[DATA TO EXAMINE Boundary: Start]

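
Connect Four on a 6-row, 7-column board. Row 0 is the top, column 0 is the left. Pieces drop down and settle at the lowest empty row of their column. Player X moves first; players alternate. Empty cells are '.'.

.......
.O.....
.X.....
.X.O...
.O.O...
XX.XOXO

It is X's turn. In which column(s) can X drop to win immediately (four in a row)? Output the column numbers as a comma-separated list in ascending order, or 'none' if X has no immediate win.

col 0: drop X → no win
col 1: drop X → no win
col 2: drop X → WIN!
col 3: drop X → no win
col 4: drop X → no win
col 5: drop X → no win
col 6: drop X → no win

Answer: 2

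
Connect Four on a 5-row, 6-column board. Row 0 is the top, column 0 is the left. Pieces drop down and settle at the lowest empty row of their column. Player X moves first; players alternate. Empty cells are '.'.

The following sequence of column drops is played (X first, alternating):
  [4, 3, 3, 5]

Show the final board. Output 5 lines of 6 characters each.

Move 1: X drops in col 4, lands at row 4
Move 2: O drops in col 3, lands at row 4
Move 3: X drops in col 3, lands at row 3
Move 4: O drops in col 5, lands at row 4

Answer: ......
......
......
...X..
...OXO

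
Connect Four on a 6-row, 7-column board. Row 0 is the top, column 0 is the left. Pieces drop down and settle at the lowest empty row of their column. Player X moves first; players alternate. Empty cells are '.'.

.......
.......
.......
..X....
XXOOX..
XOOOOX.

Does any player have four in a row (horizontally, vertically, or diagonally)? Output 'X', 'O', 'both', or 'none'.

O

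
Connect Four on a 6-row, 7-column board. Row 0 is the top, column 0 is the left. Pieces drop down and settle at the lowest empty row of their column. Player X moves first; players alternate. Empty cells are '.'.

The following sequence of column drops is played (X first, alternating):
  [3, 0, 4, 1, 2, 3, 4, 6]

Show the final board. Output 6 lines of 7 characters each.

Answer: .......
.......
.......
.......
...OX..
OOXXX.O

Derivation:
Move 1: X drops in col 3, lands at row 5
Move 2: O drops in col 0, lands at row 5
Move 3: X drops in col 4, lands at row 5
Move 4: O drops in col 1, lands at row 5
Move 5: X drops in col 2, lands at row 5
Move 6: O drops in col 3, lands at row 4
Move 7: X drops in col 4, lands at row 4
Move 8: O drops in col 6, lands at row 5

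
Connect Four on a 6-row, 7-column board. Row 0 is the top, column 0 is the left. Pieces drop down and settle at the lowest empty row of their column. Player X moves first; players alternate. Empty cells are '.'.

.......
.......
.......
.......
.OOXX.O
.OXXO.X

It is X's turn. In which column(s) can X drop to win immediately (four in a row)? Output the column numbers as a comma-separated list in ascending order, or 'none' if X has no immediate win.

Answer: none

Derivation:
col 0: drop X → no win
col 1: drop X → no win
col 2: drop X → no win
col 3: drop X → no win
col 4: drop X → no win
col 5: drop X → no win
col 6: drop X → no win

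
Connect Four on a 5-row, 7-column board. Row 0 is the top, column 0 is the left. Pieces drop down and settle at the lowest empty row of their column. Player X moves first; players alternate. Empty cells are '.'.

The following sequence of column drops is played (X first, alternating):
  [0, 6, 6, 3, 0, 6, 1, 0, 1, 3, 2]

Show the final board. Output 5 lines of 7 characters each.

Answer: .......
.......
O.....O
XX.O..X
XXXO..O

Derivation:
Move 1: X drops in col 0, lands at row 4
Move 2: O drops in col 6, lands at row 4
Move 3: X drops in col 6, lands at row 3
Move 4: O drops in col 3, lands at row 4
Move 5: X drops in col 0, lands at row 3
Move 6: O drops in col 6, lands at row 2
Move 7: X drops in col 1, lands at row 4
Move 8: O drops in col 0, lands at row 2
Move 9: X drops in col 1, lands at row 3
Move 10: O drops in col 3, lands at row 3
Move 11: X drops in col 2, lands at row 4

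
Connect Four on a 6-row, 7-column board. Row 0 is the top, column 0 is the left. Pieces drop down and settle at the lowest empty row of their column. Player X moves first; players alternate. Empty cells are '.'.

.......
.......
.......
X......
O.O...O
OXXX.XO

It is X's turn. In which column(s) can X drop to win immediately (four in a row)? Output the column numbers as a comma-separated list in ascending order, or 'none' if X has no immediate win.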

[DATA TO EXAMINE Boundary: End]

» **PROBLEM**:
The listing above is to be written out again word for word.

» **ANSWER TO THIS PROBLEM**:
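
Connect Four on a 6-row, 7-column board. Row 0 is the top, column 0 is the left. Pieces drop down and settle at the lowest empty row of their column. Player X moves first; players alternate. Empty cells are '.'.

.......
.O.....
.X.....
.X.O...
.O.O...
XX.XOXO

It is X's turn. In which column(s) can X drop to win immediately (four in a row)? Output the column numbers as a comma-separated list in ascending order, or 'none' if X has no immediate win.

col 0: drop X → no win
col 1: drop X → no win
col 2: drop X → WIN!
col 3: drop X → no win
col 4: drop X → no win
col 5: drop X → no win
col 6: drop X → no win

Answer: 2

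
Connect Four on a 5-row, 6-column board. Row 0 is the top, column 0 is the left. Pieces drop down and settle at the lowest empty row of their column. Player X moves first; players alternate. Empty cells are '.'.

The following sequence of column drops is played (X first, alternating):
  [4, 3, 3, 5]

Show the final board. Output 5 lines of 6 characters each.

Move 1: X drops in col 4, lands at row 4
Move 2: O drops in col 3, lands at row 4
Move 3: X drops in col 3, lands at row 3
Move 4: O drops in col 5, lands at row 4

Answer: ......
......
......
...X..
...OXO

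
Connect Four on a 6-row, 7-column board. Row 0 is the top, column 0 is the left. Pieces drop down and settle at the lowest empty row of their column. Player X moves first; players alternate. Empty cells are '.'.

.......
.......
.......
..X....
XXOOX..
XOOOOX.

Does any player have four in a row (horizontally, vertically, or diagonally)? Output 'X', 'O', 'both', or 'none'.

O

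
Connect Four on a 6-row, 7-column board. Row 0 is the top, column 0 is the left. Pieces drop down and settle at the lowest empty row of their column. Player X moves first; players alternate. Empty cells are '.'.

The following sequence of column drops is played (X first, alternating):
  [3, 0, 4, 1, 2, 3, 4, 6]

Show the final board. Output 6 lines of 7 characters each.

Answer: .......
.......
.......
.......
...OX..
OOXXX.O

Derivation:
Move 1: X drops in col 3, lands at row 5
Move 2: O drops in col 0, lands at row 5
Move 3: X drops in col 4, lands at row 5
Move 4: O drops in col 1, lands at row 5
Move 5: X drops in col 2, lands at row 5
Move 6: O drops in col 3, lands at row 4
Move 7: X drops in col 4, lands at row 4
Move 8: O drops in col 6, lands at row 5

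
Connect Four on a 6-row, 7-column board. Row 0 is the top, column 0 is the left. Pieces drop down and settle at the lowest empty row of their column. Player X moves first; players alternate. Empty cells are '.'.

.......
.......
.......
.......
.OOXX.O
.OXXO.X

It is X's turn. In which column(s) can X drop to win immediately (four in a row)? Output the column numbers as a comma-separated list in ascending order, or 'none' if X has no immediate win.

Answer: none

Derivation:
col 0: drop X → no win
col 1: drop X → no win
col 2: drop X → no win
col 3: drop X → no win
col 4: drop X → no win
col 5: drop X → no win
col 6: drop X → no win

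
Connect Four on a 5-row, 7-column board. Row 0 is the top, column 0 is the left. Pieces drop down and settle at the lowest empty row of their column. Player X moves first; players alternate. Empty cells are '.'.

The following sequence of column drops is played (X first, alternating):
  [0, 6, 6, 3, 0, 6, 1, 0, 1, 3, 2]

Show the final board. Output 5 lines of 7 characters each.

Answer: .......
.......
O.....O
XX.O..X
XXXO..O

Derivation:
Move 1: X drops in col 0, lands at row 4
Move 2: O drops in col 6, lands at row 4
Move 3: X drops in col 6, lands at row 3
Move 4: O drops in col 3, lands at row 4
Move 5: X drops in col 0, lands at row 3
Move 6: O drops in col 6, lands at row 2
Move 7: X drops in col 1, lands at row 4
Move 8: O drops in col 0, lands at row 2
Move 9: X drops in col 1, lands at row 3
Move 10: O drops in col 3, lands at row 3
Move 11: X drops in col 2, lands at row 4

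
Connect Four on a 6-row, 7-column board. Row 0 is the top, column 0 is the left. Pieces drop down and settle at the lowest empty row of their column. Player X moves first; players alternate. Empty cells are '.'.

.......
.......
.......
X......
O.O...O
OXXX.XO

It is X's turn. In which column(s) can X drop to win immediately (four in a row)? Output the column numbers as a comma-separated list in ascending order, or 'none' if X has no immediate win.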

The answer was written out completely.